▶ _What the exercise asks_
The word "Given" marks the lines to copy; find all of them in the entries below.
*** Dataset content Section Begins ***
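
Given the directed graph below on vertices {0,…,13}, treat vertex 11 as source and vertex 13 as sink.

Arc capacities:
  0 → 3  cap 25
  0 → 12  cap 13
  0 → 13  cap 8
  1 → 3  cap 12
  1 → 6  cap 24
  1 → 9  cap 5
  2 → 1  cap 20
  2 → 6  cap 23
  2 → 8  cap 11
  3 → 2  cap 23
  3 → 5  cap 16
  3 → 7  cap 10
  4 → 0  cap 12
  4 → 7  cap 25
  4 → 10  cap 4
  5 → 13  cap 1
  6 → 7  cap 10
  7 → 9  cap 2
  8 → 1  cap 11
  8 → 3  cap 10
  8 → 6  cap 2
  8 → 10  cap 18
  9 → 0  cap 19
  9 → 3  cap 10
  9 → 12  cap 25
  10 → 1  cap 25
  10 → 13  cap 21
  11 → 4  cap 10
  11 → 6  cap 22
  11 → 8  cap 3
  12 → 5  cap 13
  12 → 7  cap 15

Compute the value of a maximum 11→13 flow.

Maximum flow value: 15

augment #1: 11→4→0→13 bottleneck 8, total now 8
augment #2: 11→4→10→13 bottleneck 2, total now 10
augment #3: 11→8→10→13 bottleneck 3, total now 13
augment #4: 11→6→7→9→3→5→13 bottleneck 1, total now 14
augment #5: 11→6→7→9→0→4→10→13 bottleneck 1, total now 15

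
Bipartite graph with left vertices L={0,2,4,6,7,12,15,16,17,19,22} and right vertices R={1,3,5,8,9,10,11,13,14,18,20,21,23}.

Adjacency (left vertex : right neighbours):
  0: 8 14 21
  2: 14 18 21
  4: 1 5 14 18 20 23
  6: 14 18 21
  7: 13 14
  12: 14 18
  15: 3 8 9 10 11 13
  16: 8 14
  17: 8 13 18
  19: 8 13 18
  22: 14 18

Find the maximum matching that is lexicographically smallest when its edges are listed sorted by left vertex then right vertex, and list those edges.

|M| = 7 (so the lex-smallest maximum matching has 7 edges)
process left vertices in ascending order; for each, take the smallest-labelled available neighbour that still permits 7 edges overall, or leave it unmatched if none does
lex-smallest matching: {0-8, 2-14, 4-1, 6-21, 7-13, 12-18, 15-3}

Lex-smallest maximum matching: {(0,8), (2,14), (4,1), (6,21), (7,13), (12,18), (15,3)}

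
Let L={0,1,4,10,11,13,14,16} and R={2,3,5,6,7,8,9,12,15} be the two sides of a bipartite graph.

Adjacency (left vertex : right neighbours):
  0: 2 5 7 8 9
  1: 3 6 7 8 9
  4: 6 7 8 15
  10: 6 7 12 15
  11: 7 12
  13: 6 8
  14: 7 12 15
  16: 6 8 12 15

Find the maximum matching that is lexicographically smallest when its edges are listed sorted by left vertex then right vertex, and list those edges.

Lex-smallest maximum matching: {(0,2), (1,3), (4,6), (10,7), (11,12), (13,8), (14,15)}

|M| = 7 (so the lex-smallest maximum matching has 7 edges)
process left vertices in ascending order; for each, take the smallest-labelled available neighbour that still permits 7 edges overall, or leave it unmatched if none does
lex-smallest matching: {0-2, 1-3, 4-6, 10-7, 11-12, 13-8, 14-15}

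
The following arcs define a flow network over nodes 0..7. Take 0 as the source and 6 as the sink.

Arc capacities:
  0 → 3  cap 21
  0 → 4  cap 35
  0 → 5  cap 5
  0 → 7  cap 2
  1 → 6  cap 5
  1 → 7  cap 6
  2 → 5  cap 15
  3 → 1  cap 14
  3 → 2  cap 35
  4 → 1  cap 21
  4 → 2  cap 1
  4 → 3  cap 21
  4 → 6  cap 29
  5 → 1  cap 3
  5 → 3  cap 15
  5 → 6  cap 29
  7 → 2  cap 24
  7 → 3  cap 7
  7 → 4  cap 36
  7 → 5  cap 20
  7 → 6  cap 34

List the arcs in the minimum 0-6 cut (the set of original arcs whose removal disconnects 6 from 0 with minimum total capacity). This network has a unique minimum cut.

Min-cut arcs: {(0,5), (0,7), (1,6), (1,7), (2,5), (4,6)} (total capacity 62)

augment #1: 0→4→6 push 29
augment #2: 0→5→6 push 5
augment #3: 0→7→6 push 2
augment #4: 0→3→1→6 push 5
augment #5: 0→3→1→7→6 push 6
augment #6: 0→3→2→5→6 push 10
augment #7: 0→4→2→5→6 push 1
augment #8: 0→4→3→2→5→6 push 4
max flow = 62; residual-reachable set from 0 gives S-side
cut edges (S→T): {(0,5), (0,7), (1,6), (1,7), (2,5), (4,6)} total cap 62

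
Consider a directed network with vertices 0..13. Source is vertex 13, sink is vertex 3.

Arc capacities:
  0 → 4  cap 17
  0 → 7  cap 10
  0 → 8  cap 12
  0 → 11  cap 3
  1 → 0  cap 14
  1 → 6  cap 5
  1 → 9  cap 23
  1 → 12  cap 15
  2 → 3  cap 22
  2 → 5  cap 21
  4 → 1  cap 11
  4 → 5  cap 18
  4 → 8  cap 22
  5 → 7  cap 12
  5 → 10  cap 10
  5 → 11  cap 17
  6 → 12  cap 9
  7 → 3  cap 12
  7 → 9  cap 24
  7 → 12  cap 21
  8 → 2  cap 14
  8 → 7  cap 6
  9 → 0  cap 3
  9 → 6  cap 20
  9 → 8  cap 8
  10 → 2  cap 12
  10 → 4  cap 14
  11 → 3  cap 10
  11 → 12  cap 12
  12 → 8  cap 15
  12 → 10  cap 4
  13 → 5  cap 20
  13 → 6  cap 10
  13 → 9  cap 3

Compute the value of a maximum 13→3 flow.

augment #1: 13→5→7→3 bottleneck 12, total now 12
augment #2: 13→5→11→3 bottleneck 8, total now 20
augment #3: 13→9→0→11→3 bottleneck 2, total now 22
augment #4: 13→9→8→2→3 bottleneck 1, total now 23
augment #5: 13→6→12→8→2→3 bottleneck 9, total now 32

Maximum flow value: 32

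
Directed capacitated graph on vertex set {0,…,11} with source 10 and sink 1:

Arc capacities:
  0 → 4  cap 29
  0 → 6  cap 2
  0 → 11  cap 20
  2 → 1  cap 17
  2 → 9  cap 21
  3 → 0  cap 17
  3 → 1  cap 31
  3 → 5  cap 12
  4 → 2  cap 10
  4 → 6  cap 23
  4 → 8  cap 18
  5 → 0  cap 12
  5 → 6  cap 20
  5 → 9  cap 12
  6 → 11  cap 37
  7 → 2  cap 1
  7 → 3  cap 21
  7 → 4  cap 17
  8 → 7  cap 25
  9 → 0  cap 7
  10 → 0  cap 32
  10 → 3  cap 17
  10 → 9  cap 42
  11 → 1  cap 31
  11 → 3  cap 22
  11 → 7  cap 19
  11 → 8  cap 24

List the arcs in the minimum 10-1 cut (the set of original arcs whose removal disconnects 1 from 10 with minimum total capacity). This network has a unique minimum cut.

augment #1: 10→3→1 push 17
augment #2: 10→0→11→1 push 20
augment #3: 10→0→4→2→1 push 10
augment #4: 10→0→6→11→1 push 2
augment #5: 10→9→0→4→6→11→1 push 7
max flow = 56; residual-reachable set from 10 gives S-side
cut edges (S→T): {(9,0), (10,0), (10,3)} total cap 56

Min-cut arcs: {(9,0), (10,0), (10,3)} (total capacity 56)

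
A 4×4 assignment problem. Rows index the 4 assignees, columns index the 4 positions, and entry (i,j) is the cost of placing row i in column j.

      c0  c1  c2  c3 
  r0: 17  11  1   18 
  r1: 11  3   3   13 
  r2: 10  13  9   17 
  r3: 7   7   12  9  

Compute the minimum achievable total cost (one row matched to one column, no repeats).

optimal assignment: row0→col2 (cost 1), row1→col1 (cost 3), row2→col0 (cost 10), row3→col3 (cost 9)
total = 1 + 3 + 10 + 9 = 23

Minimum assignment cost: 23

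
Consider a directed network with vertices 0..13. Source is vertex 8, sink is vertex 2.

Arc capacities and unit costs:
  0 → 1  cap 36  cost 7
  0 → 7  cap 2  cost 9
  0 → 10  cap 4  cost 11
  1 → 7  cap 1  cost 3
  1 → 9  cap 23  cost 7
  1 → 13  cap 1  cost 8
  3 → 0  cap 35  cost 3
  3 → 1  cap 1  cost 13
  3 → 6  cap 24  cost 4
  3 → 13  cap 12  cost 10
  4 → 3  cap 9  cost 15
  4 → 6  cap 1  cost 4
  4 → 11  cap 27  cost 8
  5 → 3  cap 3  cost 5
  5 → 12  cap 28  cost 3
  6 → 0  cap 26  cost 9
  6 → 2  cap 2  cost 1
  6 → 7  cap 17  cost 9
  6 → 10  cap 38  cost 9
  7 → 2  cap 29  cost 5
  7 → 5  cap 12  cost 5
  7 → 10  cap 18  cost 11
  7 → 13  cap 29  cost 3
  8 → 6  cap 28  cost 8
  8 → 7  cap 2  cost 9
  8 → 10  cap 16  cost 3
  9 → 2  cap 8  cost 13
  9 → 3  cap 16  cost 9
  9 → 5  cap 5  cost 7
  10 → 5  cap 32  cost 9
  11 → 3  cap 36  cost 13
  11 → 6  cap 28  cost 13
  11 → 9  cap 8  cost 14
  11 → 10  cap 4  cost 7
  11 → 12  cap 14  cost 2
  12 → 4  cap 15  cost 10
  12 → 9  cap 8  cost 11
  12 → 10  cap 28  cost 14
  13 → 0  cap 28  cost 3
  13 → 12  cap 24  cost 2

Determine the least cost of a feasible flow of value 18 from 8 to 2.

shortest-cost path #1: 8→6→2 push 2 @ unit cost 9 (adds 18)
shortest-cost path #2: 8→7→2 push 2 @ unit cost 14 (adds 28)
shortest-cost path #3: 8→6→7→2 push 14 @ unit cost 22 (adds 308)
total cost = 354

Minimum cost for 18 units: 354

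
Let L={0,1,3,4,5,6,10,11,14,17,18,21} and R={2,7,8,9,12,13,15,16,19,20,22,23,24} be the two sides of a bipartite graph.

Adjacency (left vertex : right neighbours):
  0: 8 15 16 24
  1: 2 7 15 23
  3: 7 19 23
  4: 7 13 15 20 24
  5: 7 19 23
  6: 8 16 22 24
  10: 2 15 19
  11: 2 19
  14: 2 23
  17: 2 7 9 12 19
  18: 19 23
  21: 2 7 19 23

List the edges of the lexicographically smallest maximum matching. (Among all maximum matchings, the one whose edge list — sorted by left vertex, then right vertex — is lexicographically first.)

Lex-smallest maximum matching: {(0,8), (1,2), (3,7), (4,13), (5,19), (6,16), (10,15), (14,23), (17,9)}

|M| = 9 (so the lex-smallest maximum matching has 9 edges)
process left vertices in ascending order; for each, take the smallest-labelled available neighbour that still permits 9 edges overall, or leave it unmatched if none does
lex-smallest matching: {0-8, 1-2, 3-7, 4-13, 5-19, 6-16, 10-15, 14-23, 17-9}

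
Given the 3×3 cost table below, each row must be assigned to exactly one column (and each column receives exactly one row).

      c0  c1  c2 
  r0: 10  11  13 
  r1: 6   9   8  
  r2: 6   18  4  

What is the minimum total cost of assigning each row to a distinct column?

Minimum assignment cost: 21

optimal assignment: row0→col1 (cost 11), row1→col0 (cost 6), row2→col2 (cost 4)
total = 11 + 6 + 4 = 21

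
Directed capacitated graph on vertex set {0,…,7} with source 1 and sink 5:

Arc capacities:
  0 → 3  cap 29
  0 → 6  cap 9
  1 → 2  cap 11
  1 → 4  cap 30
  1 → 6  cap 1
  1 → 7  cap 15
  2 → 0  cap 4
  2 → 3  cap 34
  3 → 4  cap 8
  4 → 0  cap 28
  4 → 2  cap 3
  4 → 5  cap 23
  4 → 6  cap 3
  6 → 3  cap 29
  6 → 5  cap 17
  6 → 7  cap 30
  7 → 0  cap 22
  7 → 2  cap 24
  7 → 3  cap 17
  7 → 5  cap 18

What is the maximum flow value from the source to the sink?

Maximum flow value: 51

augment #1: 1→4→5 bottleneck 23, total now 23
augment #2: 1→6→5 bottleneck 1, total now 24
augment #3: 1→7→5 bottleneck 15, total now 39
augment #4: 1→4→6→5 bottleneck 3, total now 42
augment #5: 1→2→0→6→5 bottleneck 4, total now 46
augment #6: 1→4→0→6→5 bottleneck 4, total now 50
augment #7: 1→2→3→4→0→6→5 bottleneck 1, total now 51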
*** Dataset content Section Ends ***
▶ _Answer for the task_
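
Given the directed graph below on vertices {0,…,13}, treat vertex 11 as source and vertex 13 as sink.
Given the 3×3 cost table below, each row must be assigned to exactly one column (and each column receives exactly one row).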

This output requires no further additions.